_Given records_
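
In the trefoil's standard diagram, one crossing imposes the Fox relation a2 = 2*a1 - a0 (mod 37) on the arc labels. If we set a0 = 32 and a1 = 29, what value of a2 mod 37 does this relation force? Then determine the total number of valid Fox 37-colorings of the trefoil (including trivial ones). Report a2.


Step 1: Apply the given crossing relation 2*a1 - a0 - a2 = 0 (mod 37).
  a2 = 2*a1 - a0 mod 37
  a2 = 2*29 - 32 mod 37
  a2 = 58 - 32 mod 37
  a2 = 26 mod 37 = 26
Step 2: The trefoil has determinant 3.
  Number of Fox p-colorings (p prime) is p^2 if p = 3, else p.
  Since 37 does not divide 3, only trivial (constant) colorings exist.
  (So the trial a0 = 32, a1 = 29 with a0 != a1 does NOT extend to a valid coloring of the whole trefoil: the other two crossing relations require 3*(a1 - a0) = 0 (mod 37), which fails.)
  Total colorings = 37
Step 3: a2 = 26, total Fox 37-colorings = 37

26


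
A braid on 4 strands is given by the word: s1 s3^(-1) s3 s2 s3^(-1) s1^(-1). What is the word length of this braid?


The word length counts the number of generators (including inverses).
Listing each generator: s1, s3^(-1), s3, s2, s3^(-1), s1^(-1)
There are 6 generators in this braid word.

6


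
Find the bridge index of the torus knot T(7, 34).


The bridge number of T(p,q) is min(p,q).
min(7, 34) = 7

7


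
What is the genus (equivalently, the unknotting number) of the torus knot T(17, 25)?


For a torus knot T(p,q), both the unknotting number and genus equal (p-1)(q-1)/2.
= (17-1)(25-1)/2
= 16*24/2
= 384/2 = 192

192


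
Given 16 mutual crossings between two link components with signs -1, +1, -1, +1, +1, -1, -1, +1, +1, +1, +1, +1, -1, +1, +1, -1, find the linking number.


Step 1: Count positive crossings: 10
Step 2: Count negative crossings: 6
Step 3: Sum of signs = 10 - 6 = 4
Step 4: Linking number = sum/2 = 4/2 = 2

2


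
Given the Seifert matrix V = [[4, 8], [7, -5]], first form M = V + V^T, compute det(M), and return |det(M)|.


Step 1: Form V + V^T where V = [[4, 8], [7, -5]]
  V^T = [[4, 7], [8, -5]]
  V + V^T = [[8, 15], [15, -10]]
Step 2: det(V + V^T) = 8*(-10) - 15*15
  = -80 - 225 = -305
Step 3: Knot determinant = |det(V + V^T)| = |-305| = 305

305


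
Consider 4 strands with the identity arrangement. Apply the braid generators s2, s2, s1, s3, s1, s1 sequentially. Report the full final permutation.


Starting with identity [1, 2, 3, 4].
Apply generators in sequence:
  After s2: [1, 3, 2, 4]
  After s2: [1, 2, 3, 4]
  After s1: [2, 1, 3, 4]
  After s3: [2, 1, 4, 3]
  After s1: [1, 2, 4, 3]
  After s1: [2, 1, 4, 3]
Final permutation: [2, 1, 4, 3]

[2, 1, 4, 3]


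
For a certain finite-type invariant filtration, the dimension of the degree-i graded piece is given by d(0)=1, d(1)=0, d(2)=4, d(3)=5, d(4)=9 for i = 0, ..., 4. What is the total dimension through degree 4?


Total dimension = d(0) + d(1) + ... + d(4)
= 1 + 0 + 4 + 5 + 9
= 19

19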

_Your task_
Everything in the material above needs to be transcribed exactly.

_Exercise solution_
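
In the trefoil's standard diagram, one crossing imposes the Fox relation a2 = 2*a1 - a0 (mod 37) on the arc labels. If we set a0 = 32 and a1 = 29, what value of a2 mod 37 does this relation force? Then determine the total number of valid Fox 37-colorings of the trefoil (including trivial ones). Report a2.


Step 1: Apply the given crossing relation 2*a1 - a0 - a2 = 0 (mod 37).
  a2 = 2*a1 - a0 mod 37
  a2 = 2*29 - 32 mod 37
  a2 = 58 - 32 mod 37
  a2 = 26 mod 37 = 26
Step 2: The trefoil has determinant 3.
  Number of Fox p-colorings (p prime) is p^2 if p = 3, else p.
  Since 37 does not divide 3, only trivial (constant) colorings exist.
  (So the trial a0 = 32, a1 = 29 with a0 != a1 does NOT extend to a valid coloring of the whole trefoil: the other two crossing relations require 3*(a1 - a0) = 0 (mod 37), which fails.)
  Total colorings = 37
Step 3: a2 = 26, total Fox 37-colorings = 37

26


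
A braid on 4 strands is given by the word: s1 s3^(-1) s3 s2 s3^(-1) s1^(-1). What is the word length of this braid?


The word length counts the number of generators (including inverses).
Listing each generator: s1, s3^(-1), s3, s2, s3^(-1), s1^(-1)
There are 6 generators in this braid word.

6


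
Find the bridge index of the torus knot T(7, 34).


The bridge number of T(p,q) is min(p,q).
min(7, 34) = 7

7


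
What is the genus (equivalently, the unknotting number) of the torus knot T(17, 25)?


For a torus knot T(p,q), both the unknotting number and genus equal (p-1)(q-1)/2.
= (17-1)(25-1)/2
= 16*24/2
= 384/2 = 192

192


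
Given 16 mutual crossings between two link components with signs -1, +1, -1, +1, +1, -1, -1, +1, +1, +1, +1, +1, -1, +1, +1, -1, find the linking number.


Step 1: Count positive crossings: 10
Step 2: Count negative crossings: 6
Step 3: Sum of signs = 10 - 6 = 4
Step 4: Linking number = sum/2 = 4/2 = 2

2


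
Given the Seifert matrix V = [[4, 8], [7, -5]], first form M = V + V^T, compute det(M), and return |det(M)|.


Step 1: Form V + V^T where V = [[4, 8], [7, -5]]
  V^T = [[4, 7], [8, -5]]
  V + V^T = [[8, 15], [15, -10]]
Step 2: det(V + V^T) = 8*(-10) - 15*15
  = -80 - 225 = -305
Step 3: Knot determinant = |det(V + V^T)| = |-305| = 305

305


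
Consider 4 strands with the identity arrangement. Apply the braid generators s2, s2, s1, s3, s1, s1 sequentially. Report the full final permutation.


Starting with identity [1, 2, 3, 4].
Apply generators in sequence:
  After s2: [1, 3, 2, 4]
  After s2: [1, 2, 3, 4]
  After s1: [2, 1, 3, 4]
  After s3: [2, 1, 4, 3]
  After s1: [1, 2, 4, 3]
  After s1: [2, 1, 4, 3]
Final permutation: [2, 1, 4, 3]

[2, 1, 4, 3]


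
For a certain finite-type invariant filtration, the dimension of the degree-i graded piece is given by d(0)=1, d(1)=0, d(2)=4, d(3)=5, d(4)=9 for i = 0, ..., 4. What is the total dimension through degree 4?


Total dimension = d(0) + d(1) + ... + d(4)
= 1 + 0 + 4 + 5 + 9
= 19

19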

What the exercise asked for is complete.